# Problem to work on
In the data that follows, find each line containing "property" and copy it.

Dataset entries
····················
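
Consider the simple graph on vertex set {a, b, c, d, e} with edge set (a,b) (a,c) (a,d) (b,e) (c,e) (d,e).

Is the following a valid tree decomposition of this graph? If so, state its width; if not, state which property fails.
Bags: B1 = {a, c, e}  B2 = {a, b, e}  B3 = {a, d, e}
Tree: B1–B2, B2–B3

Every vertex of G appears in some bag (union = {a, b, c, d, e}); every edge is covered by a bag; and for each vertex v the set of bags containing v is connected in the bag tree. The decomposition is therefore valid. The largest bag has 3 vertices, so the width is 2.

Yes; width 2.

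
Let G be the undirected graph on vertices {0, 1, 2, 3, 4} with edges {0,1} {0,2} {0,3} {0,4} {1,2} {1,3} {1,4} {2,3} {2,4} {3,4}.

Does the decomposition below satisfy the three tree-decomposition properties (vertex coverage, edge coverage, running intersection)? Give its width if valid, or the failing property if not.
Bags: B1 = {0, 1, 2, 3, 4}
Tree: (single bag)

Vertex coverage: the bags together contain {0, 1, 2, 3, 4}, the full vertex set. Edge coverage: each edge of G has both endpoints in at least one bag. Running intersection: for every vertex, the bags containing it form a connected subtree. All three properties hold, so this is a valid tree decomposition of width max|bag| − 1 = 4, and hence tw(G) ≤ 4.

Yes; width 4.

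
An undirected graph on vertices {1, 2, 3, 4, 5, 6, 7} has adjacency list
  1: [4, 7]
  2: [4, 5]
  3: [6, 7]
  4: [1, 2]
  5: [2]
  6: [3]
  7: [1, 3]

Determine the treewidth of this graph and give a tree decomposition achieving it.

Treewidth 1.
One such decomposition:
Bags: B1 = {2, 5}  B2 = {2, 4}  B3 = {1, 4}  B4 = {1, 7}  B5 = {3, 7}  B6 = {3, 6}
Tree: B1–B2, B2–B3, B3–B4, B4–B5, B5–B6

Each bag holds 2 vertices, so the decomposition has width 1, which upper-bounds the treewidth. Any graph with an edge has treewidth ≥ 1, and G has the edge 5–2. The upper and lower bounds meet at 1, so that is the treewidth.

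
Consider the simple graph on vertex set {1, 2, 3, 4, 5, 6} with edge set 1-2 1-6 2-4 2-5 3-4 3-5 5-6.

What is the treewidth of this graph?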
····················
# Result below
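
Is the following a valid tree decomposition of this graph? If so, state its width; if not, state which property fails.
Does the decomposition below satisfy the three tree-decomposition properties (vertex coverage, edge coverage, running intersection)? Give its width if valid, or the failing property if not.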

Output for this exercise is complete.